__WORK INSTRUCTIONS__
Could you set down, exactly as they stand, only the lines from the one containing "A reference divider for an ADC uses R_top" through the end of the listing?

__SOURCE DATA__
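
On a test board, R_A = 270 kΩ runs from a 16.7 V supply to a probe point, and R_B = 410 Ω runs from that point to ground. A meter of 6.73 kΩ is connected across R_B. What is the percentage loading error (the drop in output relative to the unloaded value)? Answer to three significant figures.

The divider's output (Thévenin) resistance is R_A‖R_B = 409.4 Ω.
Fractional drop under load = R_th/(R_th + R_L) = 409.4 / (409.4 + 6730) = 0.05734.
So the output falls by 5.73 %.

5.73 %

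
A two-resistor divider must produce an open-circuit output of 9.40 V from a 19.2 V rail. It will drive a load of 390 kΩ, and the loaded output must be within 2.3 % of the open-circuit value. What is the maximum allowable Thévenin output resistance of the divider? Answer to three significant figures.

Loading drop = R_th/(R_th + R_L) ≤ 0.0230, so R_th ≤ R_L · ε/(1−ε) = 390 kΩ × 0.0230/0.9770 = 9.18 kΩ.

R_th ≤ 9.18 kΩ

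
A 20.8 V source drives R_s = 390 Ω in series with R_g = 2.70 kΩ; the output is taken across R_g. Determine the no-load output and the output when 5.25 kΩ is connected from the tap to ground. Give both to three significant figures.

Unloaded: 18.2 V; loaded: 17.1 V

Open-circuit: V = 20.8 × 2700/(390 + 2700) = 18.2 V.
With the load, R_g becomes R_g‖R_L = 1783 Ω, so V = 20.8 × 1783/2173 = 17.1 V.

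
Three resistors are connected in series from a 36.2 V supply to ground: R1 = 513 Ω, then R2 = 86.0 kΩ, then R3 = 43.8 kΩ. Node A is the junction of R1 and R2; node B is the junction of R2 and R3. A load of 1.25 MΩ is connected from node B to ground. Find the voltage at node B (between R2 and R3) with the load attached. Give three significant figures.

At node B, R3 is in parallel with the load: R3‖R_L = 42320 Ω.
Below node A the resistance is R2 + (R3‖R_L) = 128300 Ω, so V_A = 36.2 × 128300/128800 = 36.06 V.
Then V_B = V_A × (R3‖R_L)/(R2 + R3‖R_L) = 36.06 × 42320/128300 = 11.9 V.

V ≈ 11.9 V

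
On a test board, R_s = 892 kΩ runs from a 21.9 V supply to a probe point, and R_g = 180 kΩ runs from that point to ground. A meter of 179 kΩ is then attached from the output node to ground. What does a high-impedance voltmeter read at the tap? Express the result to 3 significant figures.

The load sits in parallel with R_g: R_g‖R_L = (180 × 179) / (180 + 179) = 89.75 kΩ.
V_out = 21.9 × 89.75 / (892 + 89.75) = 21.9 × 89.75/981.7 = 2.00 V.
(Unloaded it would have been 3.68 V.)

V_out ≈ 2.00 V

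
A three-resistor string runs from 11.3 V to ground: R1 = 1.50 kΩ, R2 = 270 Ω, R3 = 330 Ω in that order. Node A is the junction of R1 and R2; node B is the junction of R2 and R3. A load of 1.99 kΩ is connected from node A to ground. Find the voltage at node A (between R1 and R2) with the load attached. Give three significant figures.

V ≈ 2.66 V

Below node A the series string R2+R3 = 600.0 Ω sits in parallel with the 1990 Ω load: 461.0 Ω.
V_A = 11.3 × 461.0/(1500 + 461.0) = 2.66 V.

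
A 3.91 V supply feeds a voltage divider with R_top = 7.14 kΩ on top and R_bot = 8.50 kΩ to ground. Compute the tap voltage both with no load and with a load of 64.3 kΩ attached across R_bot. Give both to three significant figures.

Open-circuit: V = 3.91 × 8.50/(7.14 + 8.50) = 2.12 V.
With the load, R_bot becomes R_bot‖R_L = 7.508 kΩ, so V = 3.91 × 7.508/14.65 = 2.00 V.

Unloaded: 2.12 V; loaded: 2.00 V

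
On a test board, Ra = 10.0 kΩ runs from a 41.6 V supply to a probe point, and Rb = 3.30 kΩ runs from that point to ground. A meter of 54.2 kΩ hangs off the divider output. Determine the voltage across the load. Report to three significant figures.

V_out ≈ 9.87 V

The load sits in parallel with Rb: Rb‖R_L = (3.30 × 54.2) / (3.30 + 54.2) = 3.111 kΩ.
V_out = 41.6 × 3.111 / (10.0 + 3.111) = 41.6 × 3.111/13.11 = 9.87 V.
(Unloaded it would have been 10.3 V.)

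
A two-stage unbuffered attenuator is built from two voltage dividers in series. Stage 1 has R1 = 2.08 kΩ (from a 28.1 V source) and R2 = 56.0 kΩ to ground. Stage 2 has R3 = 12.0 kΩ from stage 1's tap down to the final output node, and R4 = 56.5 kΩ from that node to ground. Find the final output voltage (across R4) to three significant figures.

V_out ≈ 21.7 V

Stage 2 presents R3+R4 = 68.50 kΩ as a load on stage 1's tap.
Stage 1's lower leg becomes R2‖(R3+R4) = 30.81 kΩ, so V_mid = 28.1 × 30.81/32.89 = 26.32 V.
Stage 2 is itself unloaded: V_out = V_mid × R4/(R3+R4) = 26.32 × 56.5/68.50 = 21.7 V.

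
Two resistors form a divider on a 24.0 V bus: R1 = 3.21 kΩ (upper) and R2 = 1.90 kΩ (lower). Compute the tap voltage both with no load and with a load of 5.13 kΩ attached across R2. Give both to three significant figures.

Unloaded: 8.92 V; loaded: 7.24 V

Open-circuit: V = 24.0 × 1.90/(3.21 + 1.90) = 8.92 V.
With the load, R2 becomes R2‖R_L = 1.386 kΩ, so V = 24.0 × 1.386/4.596 = 7.24 V.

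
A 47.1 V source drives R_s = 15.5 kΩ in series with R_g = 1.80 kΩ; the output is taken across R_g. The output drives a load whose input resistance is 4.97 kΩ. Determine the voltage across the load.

The load sits in parallel with R_g: R_g‖R_L = (1.80 × 4.97) / (1.80 + 4.97) = 1.321 kΩ.
V_out = 47.1 × 1.321 / (15.5 + 1.321) = 47.1 × 1.321/16.82 = 3.70 V.
(Unloaded it would have been 4.90 V.)

V_out ≈ 3.70 V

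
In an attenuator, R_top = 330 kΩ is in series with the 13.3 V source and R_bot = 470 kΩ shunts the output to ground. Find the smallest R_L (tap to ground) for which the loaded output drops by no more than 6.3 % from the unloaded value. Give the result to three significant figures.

R_L(min) ≈ 2.88 MΩ

Output resistance R_th = R_top‖R_bot = (330 × 470)/800.0 = 193.9 kΩ.
The fractional drop is R_th/(R_th + R_L); requiring this ≤ 0.0630 gives R_L ≥ R_th(1/0.0630 − 1) = 193.9 × 14.87 = 2.88 MΩ.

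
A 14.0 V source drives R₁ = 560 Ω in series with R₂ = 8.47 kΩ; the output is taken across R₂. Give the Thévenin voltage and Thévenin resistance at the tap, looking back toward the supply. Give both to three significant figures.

V_th is the open-circuit tap voltage: 14.0 × 8470/(560 + 8470) = 13.1 V.
With the supply zeroed, R₁ and R₂ appear in parallel from the tap: R_th = R₁‖R₂ = (560 × 8470)/9030 = 525 Ω.

V_th = 13.1 V, R_th = 525 Ω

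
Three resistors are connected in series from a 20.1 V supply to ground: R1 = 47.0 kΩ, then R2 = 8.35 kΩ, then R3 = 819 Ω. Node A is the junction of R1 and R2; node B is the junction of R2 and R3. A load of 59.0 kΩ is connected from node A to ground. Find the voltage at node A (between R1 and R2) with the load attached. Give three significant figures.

V ≈ 2.90 V

Below node A the series string R2+R3 = 9169 Ω sits in parallel with the 59000 Ω load: 7936 Ω.
V_A = 20.1 × 7936/(47000 + 7936) = 2.90 V.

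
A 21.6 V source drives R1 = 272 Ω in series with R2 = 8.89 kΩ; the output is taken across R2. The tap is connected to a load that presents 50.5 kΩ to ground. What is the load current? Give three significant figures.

I_L ≈ 0.413 mA

R2‖R_L = 7559 Ω; V_out = 21.6 × 7559/7831 = 20.85 V.
I_L = V_out / R_L = 20.85 / 50.5 kΩ = 0.413 mA.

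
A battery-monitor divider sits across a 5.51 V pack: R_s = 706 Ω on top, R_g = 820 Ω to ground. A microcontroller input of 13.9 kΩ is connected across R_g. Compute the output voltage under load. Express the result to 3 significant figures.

V_out ≈ 2.88 V

The load sits in parallel with R_g: R_g‖R_L = (820 × 13900) / (820 + 13900) = 774.3 Ω.
V_out = 5.51 × 774.3 / (706 + 774.3) = 5.51 × 774.3/1480 = 2.88 V.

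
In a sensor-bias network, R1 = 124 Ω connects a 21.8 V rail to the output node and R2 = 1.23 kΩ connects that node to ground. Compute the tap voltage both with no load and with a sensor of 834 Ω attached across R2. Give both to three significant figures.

Open-circuit: V = 21.8 × 1230/(124 + 1230) = 19.8 V.
With the load, R2 becomes R2‖R_L = 497.0 Ω, so V = 21.8 × 497.0/621.0 = 17.4 V.

Unloaded: 19.8 V; loaded: 17.4 V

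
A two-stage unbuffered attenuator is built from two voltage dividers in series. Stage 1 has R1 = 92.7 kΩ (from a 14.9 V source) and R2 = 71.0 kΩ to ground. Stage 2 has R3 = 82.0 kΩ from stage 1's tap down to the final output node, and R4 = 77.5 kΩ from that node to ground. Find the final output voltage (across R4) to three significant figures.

V_out ≈ 2.51 V

Stage 2 presents R3+R4 = 159.5 kΩ as a load on stage 1's tap.
Stage 1's lower leg becomes R2‖(R3+R4) = 49.13 kΩ, so V_mid = 14.9 × 49.13/141.8 = 5.161 V.
Stage 2 is itself unloaded: V_out = V_mid × R4/(R3+R4) = 5.161 × 77.5/159.5 = 2.51 V.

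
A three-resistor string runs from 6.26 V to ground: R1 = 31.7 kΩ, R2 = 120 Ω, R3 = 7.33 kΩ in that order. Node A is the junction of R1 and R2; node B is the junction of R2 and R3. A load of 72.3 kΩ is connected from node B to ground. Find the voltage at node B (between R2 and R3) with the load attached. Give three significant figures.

At node B, R3 is in parallel with the load: R3‖R_L = 6655 Ω.
Below node A the resistance is R2 + (R3‖R_L) = 6775 Ω, so V_A = 6.26 × 6775/38480 = 1.102 V.
Then V_B = V_A × (R3‖R_L)/(R2 + R3‖R_L) = 1.102 × 6655/6775 = 1.08 V.

V ≈ 1.08 V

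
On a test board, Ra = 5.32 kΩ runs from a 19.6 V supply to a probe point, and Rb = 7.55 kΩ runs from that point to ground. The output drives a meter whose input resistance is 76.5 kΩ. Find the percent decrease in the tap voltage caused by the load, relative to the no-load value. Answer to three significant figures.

The divider's output (Thévenin) resistance is Ra‖Rb = 3.121 kΩ.
Fractional drop under load = R_th/(R_th + R_L) = 3.121 / (3.121 + 76.5) = 0.03920.
So the output falls by 3.92 %.

3.92 %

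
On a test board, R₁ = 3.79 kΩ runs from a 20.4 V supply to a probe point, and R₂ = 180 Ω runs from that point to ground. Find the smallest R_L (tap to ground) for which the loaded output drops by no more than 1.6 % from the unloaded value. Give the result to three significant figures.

R_L(min) ≈ 10.6 kΩ

Output resistance R_th = R₁‖R₂ = (3790 × 180)/3970 = 171.8 Ω.
The fractional drop is R_th/(R_th + R_L); requiring this ≤ 0.0160 gives R_L ≥ R_th(1/0.0160 − 1) = 171.8 × 61.50 = 10.6 kΩ.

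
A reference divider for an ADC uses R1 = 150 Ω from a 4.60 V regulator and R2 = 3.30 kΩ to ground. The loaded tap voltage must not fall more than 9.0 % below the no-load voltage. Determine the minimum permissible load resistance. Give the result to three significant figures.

R_L(min) ≈ 1.45 kΩ

Output resistance R_th = R1‖R2 = (150 × 3300)/3450 = 143.5 Ω.
The fractional drop is R_th/(R_th + R_L); requiring this ≤ 0.0900 gives R_L ≥ R_th(1/0.0900 − 1) = 143.5 × 10.11 = 1.45 kΩ.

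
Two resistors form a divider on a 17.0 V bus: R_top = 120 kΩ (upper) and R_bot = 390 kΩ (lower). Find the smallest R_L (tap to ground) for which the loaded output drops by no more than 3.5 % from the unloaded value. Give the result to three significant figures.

R_L(min) ≈ 2.53 MΩ

Output resistance R_th = R_top‖R_bot = (120 × 390)/510.0 = 91.76 kΩ.
The fractional drop is R_th/(R_th + R_L); requiring this ≤ 0.0350 gives R_L ≥ R_th(1/0.0350 − 1) = 91.76 × 27.57 = 2.53 MΩ.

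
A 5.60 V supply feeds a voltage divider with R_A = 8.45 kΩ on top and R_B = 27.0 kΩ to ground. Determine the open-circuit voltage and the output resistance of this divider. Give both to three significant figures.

V_th = 4.27 V, R_th = 6.44 kΩ

V_th is the open-circuit tap voltage: 5.60 × 27.0/(8.45 + 27.0) = 4.27 V.
With the supply zeroed, R_A and R_B appear in parallel from the tap: R_th = R_A‖R_B = (8.45 × 27.0)/35.45 = 6.44 kΩ.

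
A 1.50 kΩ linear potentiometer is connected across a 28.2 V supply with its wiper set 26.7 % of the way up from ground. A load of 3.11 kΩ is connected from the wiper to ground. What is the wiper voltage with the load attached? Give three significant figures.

The wiper splits the pot into (1−α)R = 1100 Ω above and αR = 400.5 Ω below.
Lower section ‖ load = 354.8 Ω.
V_wiper = 28.2 × 354.8/(1100 + 354.8) = 6.88 V.

V ≈ 6.88 V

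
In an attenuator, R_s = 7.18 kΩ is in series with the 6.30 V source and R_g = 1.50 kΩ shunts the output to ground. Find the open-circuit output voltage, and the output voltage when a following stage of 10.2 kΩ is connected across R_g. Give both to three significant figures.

Open-circuit: V = 6.30 × 1.50/(7.18 + 1.50) = 1.09 V.
With the load, R_g becomes R_g‖R_L = 1.308 kΩ, so V = 6.30 × 1.308/8.488 = 0.971 V.

Unloaded: 1.09 V; loaded: 0.971 V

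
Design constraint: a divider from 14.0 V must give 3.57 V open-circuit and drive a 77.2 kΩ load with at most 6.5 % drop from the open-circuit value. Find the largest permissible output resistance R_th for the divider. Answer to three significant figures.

Loading drop = R_th/(R_th + R_L) ≤ 0.0650, so R_th ≤ R_L · ε/(1−ε) = 77.2 kΩ × 0.0650/0.9350 = 5.37 kΩ.

R_th ≤ 5.37 kΩ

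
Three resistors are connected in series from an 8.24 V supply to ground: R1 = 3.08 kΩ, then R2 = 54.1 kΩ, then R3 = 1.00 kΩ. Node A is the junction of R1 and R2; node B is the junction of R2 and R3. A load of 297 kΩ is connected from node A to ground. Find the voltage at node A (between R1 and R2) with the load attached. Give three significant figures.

V ≈ 7.73 V

Below node A the series string R2+R3 = 55.10 kΩ sits in parallel with the 297 kΩ load: 46.48 kΩ.
V_A = 8.24 × 46.48/(3.08 + 46.48) = 7.73 V.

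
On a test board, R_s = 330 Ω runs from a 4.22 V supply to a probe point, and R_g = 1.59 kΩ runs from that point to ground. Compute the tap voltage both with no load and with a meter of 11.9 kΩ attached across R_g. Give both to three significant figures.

Open-circuit: V = 4.22 × 1590/(330 + 1590) = 3.49 V.
With the load, R_g becomes R_g‖R_L = 1403 Ω, so V = 4.22 × 1403/1733 = 3.42 V.

Unloaded: 3.49 V; loaded: 3.42 V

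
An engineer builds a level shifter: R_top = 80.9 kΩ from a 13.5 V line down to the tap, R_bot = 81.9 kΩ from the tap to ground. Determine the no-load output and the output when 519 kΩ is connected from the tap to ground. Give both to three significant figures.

Unloaded: 6.79 V; loaded: 6.30 V

Open-circuit: V = 13.5 × 81.9/(80.9 + 81.9) = 6.79 V.
With the load, R_bot becomes R_bot‖R_L = 70.74 kΩ, so V = 13.5 × 70.74/151.6 = 6.30 V.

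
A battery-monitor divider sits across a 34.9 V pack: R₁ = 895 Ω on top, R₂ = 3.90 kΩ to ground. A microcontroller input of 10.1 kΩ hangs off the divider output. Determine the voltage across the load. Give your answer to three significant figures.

V_out ≈ 26.5 V

The load sits in parallel with R₂: R₂‖R_L = (3900 × 10100) / (3900 + 10100) = 2814 Ω.
V_out = 34.9 × 2814 / (895 + 2814) = 34.9 × 2814/3709 = 26.5 V.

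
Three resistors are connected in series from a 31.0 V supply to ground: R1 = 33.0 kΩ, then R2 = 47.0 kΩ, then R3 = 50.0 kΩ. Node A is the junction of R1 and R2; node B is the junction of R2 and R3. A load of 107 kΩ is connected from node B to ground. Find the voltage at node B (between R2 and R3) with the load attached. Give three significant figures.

V ≈ 9.26 V

At node B, R3 is in parallel with the load: R3‖R_L = 34.08 kΩ.
Below node A the resistance is R2 + (R3‖R_L) = 81.08 kΩ, so V_A = 31.0 × 81.08/114.1 = 22.03 V.
Then V_B = V_A × (R3‖R_L)/(R2 + R3‖R_L) = 22.03 × 34.08/81.08 = 9.26 V.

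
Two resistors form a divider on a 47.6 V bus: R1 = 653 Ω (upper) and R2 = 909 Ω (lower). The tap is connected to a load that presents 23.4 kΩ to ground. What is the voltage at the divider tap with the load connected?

The load sits in parallel with R2: R2‖R_L = (909 × 23400) / (909 + 23400) = 875.0 Ω.
V_out = 47.6 × 875.0 / (653 + 875.0) = 47.6 × 875.0/1528 = 27.3 V.

V_out ≈ 27.3 V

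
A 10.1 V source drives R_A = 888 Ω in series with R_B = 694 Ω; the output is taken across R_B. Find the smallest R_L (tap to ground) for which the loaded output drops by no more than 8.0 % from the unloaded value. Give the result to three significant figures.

Output resistance R_th = R_A‖R_B = (888 × 694)/1582 = 389.6 Ω.
The fractional drop is R_th/(R_th + R_L); requiring this ≤ 0.0800 gives R_L ≥ R_th(1/0.0800 − 1) = 389.6 × 11.50 = 4.48 kΩ.

R_L(min) ≈ 4.48 kΩ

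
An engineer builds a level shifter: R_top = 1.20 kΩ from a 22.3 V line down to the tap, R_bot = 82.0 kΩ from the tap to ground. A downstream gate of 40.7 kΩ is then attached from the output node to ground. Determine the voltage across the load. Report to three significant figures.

V_out ≈ 21.4 V

The load sits in parallel with R_bot: R_bot‖R_L = (82.0 × 40.7) / (82.0 + 40.7) = 27.20 kΩ.
V_out = 22.3 × 27.20 / (1.20 + 27.20) = 22.3 × 27.20/28.40 = 21.4 V.
(Unloaded it would have been 22.0 V.)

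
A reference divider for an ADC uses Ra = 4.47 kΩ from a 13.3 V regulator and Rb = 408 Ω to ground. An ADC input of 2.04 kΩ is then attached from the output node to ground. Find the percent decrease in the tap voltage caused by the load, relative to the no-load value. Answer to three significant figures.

15.5 %

The divider's output (Thévenin) resistance is Ra‖Rb = 373.9 Ω.
Fractional drop under load = R_th/(R_th + R_L) = 373.9 / (373.9 + 2040) = 0.1549.
So the output falls by 15.5 %.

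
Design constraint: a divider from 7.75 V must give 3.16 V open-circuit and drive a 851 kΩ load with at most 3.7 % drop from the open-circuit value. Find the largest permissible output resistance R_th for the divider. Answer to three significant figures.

R_th ≤ 32.7 kΩ

Loading drop = R_th/(R_th + R_L) ≤ 0.0370, so R_th ≤ R_L · ε/(1−ε) = 851 kΩ × 0.0370/0.9630 = 32.7 kΩ.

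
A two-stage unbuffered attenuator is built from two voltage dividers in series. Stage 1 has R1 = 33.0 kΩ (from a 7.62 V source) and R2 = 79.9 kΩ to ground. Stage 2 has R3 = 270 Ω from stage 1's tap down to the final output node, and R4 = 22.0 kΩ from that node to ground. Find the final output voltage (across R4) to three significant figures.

Stage 2 presents R3+R4 = 22270 Ω as a load on stage 1's tap.
Stage 1's lower leg becomes R2‖(R3+R4) = 17420 Ω, so V_mid = 7.62 × 17420/50420 = 2.632 V.
Stage 2 is itself unloaded: V_out = V_mid × R4/(R3+R4) = 2.632 × 22000/22270 = 2.60 V.

V_out ≈ 2.60 V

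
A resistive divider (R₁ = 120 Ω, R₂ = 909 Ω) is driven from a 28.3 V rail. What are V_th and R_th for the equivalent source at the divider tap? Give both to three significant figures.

V_th = 25.0 V, R_th = 106 Ω

V_th is the open-circuit tap voltage: 28.3 × 909/(120 + 909) = 25.0 V.
With the supply zeroed, R₁ and R₂ appear in parallel from the tap: R_th = R₁‖R₂ = (120 × 909)/1029 = 106 Ω.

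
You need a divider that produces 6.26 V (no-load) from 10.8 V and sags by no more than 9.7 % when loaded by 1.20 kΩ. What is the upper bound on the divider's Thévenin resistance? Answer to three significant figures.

Loading drop = R_th/(R_th + R_L) ≤ 0.0970, so R_th ≤ R_L · ε/(1−ε) = 1.20 kΩ × 0.0970/0.9030 = 129 Ω.

R_th ≤ 129 Ω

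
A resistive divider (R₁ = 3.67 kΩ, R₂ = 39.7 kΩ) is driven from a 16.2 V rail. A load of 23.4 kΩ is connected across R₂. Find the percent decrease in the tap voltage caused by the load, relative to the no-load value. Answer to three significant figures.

Unloaded V = 16.2 × 39.7/43.37 = 14.829 V.
Loaded: R₂‖R_L = 14.72 kΩ, giving V = 16.2 × 14.72/18.39 = 12.967 V.
Drop = (14.829 − 12.967) / 14.829 = 12.6 %.

12.6 %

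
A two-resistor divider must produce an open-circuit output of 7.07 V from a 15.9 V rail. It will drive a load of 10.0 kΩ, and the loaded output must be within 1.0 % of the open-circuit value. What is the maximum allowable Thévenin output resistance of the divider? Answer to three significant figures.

R_th ≤ 101 Ω

Loading drop = R_th/(R_th + R_L) ≤ 0.0100, so R_th ≤ R_L · ε/(1−ε) = 10.0 kΩ × 0.0100/0.9900 = 101 Ω.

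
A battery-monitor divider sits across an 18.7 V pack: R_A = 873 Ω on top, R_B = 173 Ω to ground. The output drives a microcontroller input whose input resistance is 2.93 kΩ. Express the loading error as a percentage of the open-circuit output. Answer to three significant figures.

The divider's output (Thévenin) resistance is R_A‖R_B = 144.4 Ω.
Fractional drop under load = R_th/(R_th + R_L) = 144.4 / (144.4 + 2930) = 0.04696.
So the output falls by 4.70 %.

4.70 %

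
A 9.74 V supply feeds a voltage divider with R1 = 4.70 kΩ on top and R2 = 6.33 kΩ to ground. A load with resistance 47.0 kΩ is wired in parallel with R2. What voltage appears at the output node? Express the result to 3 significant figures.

The load sits in parallel with R2: R2‖R_L = (6.33 × 47.0) / (6.33 + 47.0) = 5.579 kΩ.
V_out = 9.74 × 5.579 / (4.70 + 5.579) = 9.74 × 5.579/10.28 = 5.29 V.

V_out ≈ 5.29 V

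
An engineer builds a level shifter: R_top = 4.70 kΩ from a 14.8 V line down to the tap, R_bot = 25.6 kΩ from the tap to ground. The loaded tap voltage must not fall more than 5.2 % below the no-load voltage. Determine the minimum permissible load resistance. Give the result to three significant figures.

R_L(min) ≈ 72.4 kΩ

Output resistance R_th = R_top‖R_bot = (4.70 × 25.6)/30.30 = 3.971 kΩ.
The fractional drop is R_th/(R_th + R_L); requiring this ≤ 0.0520 gives R_L ≥ R_th(1/0.0520 − 1) = 3.971 × 18.23 = 72.4 kΩ.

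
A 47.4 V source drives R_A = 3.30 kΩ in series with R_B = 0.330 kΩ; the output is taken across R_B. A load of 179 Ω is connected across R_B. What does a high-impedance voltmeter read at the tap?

The load sits in parallel with R_B: R_B‖R_L = (330 × 179) / (330 + 179) = 116.1 Ω.
V_out = 47.4 × 116.1 / (3300 + 116.1) = 47.4 × 116.1/3416 = 1.61 V.

V_out ≈ 1.61 V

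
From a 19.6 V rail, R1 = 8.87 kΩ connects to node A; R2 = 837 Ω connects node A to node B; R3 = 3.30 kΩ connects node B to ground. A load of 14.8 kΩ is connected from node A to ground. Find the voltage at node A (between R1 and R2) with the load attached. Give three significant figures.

V ≈ 5.24 V

Below node A the series string R2+R3 = 4137 Ω sits in parallel with the 14800 Ω load: 3233 Ω.
V_A = 19.6 × 3233/(8870 + 3233) = 5.24 V.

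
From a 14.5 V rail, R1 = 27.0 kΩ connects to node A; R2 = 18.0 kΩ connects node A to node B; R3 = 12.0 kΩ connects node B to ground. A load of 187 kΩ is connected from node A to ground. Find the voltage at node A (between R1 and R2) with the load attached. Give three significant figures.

Below node A the series string R2+R3 = 30.00 kΩ sits in parallel with the 187 kΩ load: 25.85 kΩ.
V_A = 14.5 × 25.85/(27.0 + 25.85) = 7.09 V.

V ≈ 7.09 V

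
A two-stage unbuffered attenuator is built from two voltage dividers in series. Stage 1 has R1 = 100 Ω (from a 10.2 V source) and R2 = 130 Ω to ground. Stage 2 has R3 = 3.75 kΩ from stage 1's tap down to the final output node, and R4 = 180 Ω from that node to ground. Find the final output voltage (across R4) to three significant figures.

V_out ≈ 0.260 V

Stage 2 presents R3+R4 = 3930 Ω as a load on stage 1's tap.
Stage 1's lower leg becomes R2‖(R3+R4) = 125.8 Ω, so V_mid = 10.2 × 125.8/225.8 = 5.683 V.
Stage 2 is itself unloaded: V_out = V_mid × R4/(R3+R4) = 5.683 × 180/3930 = 0.260 V.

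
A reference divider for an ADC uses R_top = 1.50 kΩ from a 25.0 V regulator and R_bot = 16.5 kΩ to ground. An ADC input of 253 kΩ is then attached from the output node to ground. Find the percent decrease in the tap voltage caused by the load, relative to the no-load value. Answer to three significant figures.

0.541 %

The divider's output (Thévenin) resistance is R_top‖R_bot = 1.375 kΩ.
Fractional drop under load = R_th/(R_th + R_L) = 1.375 / (1.375 + 253) = 0.005405.
So the output falls by 0.541 %.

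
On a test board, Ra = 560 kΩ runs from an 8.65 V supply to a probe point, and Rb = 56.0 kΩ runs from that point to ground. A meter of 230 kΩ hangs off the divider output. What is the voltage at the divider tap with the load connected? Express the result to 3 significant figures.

V_out ≈ 0.644 V

The load sits in parallel with Rb: Rb‖R_L = (56.0 × 230) / (56.0 + 230) = 45.03 kΩ.
V_out = 8.65 × 45.03 / (560 + 45.03) = 8.65 × 45.03/605.0 = 0.644 V.
(Unloaded it would have been 0.786 V.)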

__ANSWER SPACE__
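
A reference divider for an ADC uses R_top = 1.50 kΩ from a 25.0 V regulator and R_bot = 16.5 kΩ to ground. An ADC input of 253 kΩ is then attached from the output node to ground. Find the percent decrease in the tap voltage caused by the load, relative to the no-load value. Answer to three significant figures.

0.541 %

The divider's output (Thévenin) resistance is R_top‖R_bot = 1.375 kΩ.
Fractional drop under load = R_th/(R_th + R_L) = 1.375 / (1.375 + 253) = 0.005405.
So the output falls by 0.541 %.

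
On a test board, Ra = 560 kΩ runs from an 8.65 V supply to a probe point, and Rb = 56.0 kΩ runs from that point to ground. A meter of 230 kΩ hangs off the divider output. What is the voltage at the divider tap with the load connected? Express the result to 3 significant figures.

V_out ≈ 0.644 V

The load sits in parallel with Rb: Rb‖R_L = (56.0 × 230) / (56.0 + 230) = 45.03 kΩ.
V_out = 8.65 × 45.03 / (560 + 45.03) = 8.65 × 45.03/605.0 = 0.644 V.
(Unloaded it would have been 0.786 V.)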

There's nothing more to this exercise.